● Data to process:

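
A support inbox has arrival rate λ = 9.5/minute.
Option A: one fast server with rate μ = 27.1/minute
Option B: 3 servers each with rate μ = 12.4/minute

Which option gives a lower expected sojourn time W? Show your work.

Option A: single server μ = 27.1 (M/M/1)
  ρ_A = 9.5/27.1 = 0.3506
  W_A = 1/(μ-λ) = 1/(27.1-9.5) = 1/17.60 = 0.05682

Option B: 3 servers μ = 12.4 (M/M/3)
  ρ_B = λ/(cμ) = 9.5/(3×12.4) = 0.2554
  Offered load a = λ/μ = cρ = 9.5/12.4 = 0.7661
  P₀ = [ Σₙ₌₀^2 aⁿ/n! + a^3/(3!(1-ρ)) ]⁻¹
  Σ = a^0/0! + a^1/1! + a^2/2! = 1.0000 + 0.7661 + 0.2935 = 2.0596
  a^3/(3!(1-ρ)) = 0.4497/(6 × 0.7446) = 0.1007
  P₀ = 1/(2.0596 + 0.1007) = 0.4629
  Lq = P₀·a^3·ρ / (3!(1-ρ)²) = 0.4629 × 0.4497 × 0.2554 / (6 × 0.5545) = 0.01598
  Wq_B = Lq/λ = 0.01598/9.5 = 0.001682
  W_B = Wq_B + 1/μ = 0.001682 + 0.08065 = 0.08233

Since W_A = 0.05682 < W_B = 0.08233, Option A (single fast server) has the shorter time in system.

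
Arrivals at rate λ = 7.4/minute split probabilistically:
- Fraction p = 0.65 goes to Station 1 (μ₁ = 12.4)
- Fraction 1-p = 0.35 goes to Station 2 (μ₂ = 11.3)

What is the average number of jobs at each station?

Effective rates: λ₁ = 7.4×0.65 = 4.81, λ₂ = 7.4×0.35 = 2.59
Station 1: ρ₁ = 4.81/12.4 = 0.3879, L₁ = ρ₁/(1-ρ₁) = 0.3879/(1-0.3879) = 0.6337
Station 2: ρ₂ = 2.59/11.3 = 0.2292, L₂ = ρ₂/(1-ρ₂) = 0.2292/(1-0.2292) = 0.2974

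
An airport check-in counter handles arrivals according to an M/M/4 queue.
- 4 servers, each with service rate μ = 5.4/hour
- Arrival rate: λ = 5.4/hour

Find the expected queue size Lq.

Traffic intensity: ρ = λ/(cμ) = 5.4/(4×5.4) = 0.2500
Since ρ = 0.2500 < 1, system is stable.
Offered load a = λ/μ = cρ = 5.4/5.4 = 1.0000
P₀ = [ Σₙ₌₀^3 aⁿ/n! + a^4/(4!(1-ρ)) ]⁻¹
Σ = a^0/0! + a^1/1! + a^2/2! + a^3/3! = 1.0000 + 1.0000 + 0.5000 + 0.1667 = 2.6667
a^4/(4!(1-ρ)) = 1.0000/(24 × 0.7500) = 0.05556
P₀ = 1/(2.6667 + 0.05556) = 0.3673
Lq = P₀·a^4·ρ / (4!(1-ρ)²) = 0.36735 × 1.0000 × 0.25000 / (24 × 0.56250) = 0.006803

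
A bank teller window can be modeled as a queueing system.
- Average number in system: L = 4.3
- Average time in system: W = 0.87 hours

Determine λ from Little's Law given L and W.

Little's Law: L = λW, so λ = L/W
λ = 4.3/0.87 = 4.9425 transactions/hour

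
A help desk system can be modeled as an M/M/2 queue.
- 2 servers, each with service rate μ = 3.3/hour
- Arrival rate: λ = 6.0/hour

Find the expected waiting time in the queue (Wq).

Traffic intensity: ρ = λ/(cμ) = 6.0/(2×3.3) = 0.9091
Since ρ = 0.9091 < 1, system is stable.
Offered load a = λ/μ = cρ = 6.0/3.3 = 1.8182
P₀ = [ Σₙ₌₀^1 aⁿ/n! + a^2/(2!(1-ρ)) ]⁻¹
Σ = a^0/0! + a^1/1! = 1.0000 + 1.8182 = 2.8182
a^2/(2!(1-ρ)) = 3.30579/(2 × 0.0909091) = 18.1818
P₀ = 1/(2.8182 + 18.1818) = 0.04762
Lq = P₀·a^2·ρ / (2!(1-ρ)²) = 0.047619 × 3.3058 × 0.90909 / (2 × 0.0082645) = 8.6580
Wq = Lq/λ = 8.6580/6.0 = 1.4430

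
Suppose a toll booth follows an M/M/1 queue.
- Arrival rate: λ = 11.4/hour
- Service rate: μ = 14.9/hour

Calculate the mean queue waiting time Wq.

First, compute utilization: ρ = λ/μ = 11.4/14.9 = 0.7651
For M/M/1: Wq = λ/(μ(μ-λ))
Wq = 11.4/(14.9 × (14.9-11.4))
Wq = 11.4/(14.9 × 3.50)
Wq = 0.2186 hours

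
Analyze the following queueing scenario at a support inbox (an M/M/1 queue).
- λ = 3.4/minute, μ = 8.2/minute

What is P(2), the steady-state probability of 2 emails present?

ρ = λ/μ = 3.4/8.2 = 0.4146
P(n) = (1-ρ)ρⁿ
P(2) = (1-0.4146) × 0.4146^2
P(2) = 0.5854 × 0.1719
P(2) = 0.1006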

● Work item:
Starting with the first line of the listing, output each line exactly until you have included the one containing "Option B: 3 servers each".

● Response area:
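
A support inbox has arrival rate λ = 9.5/minute.
Option A: one fast server with rate μ = 27.1/minute
Option B: 3 servers each with rate μ = 12.4/minute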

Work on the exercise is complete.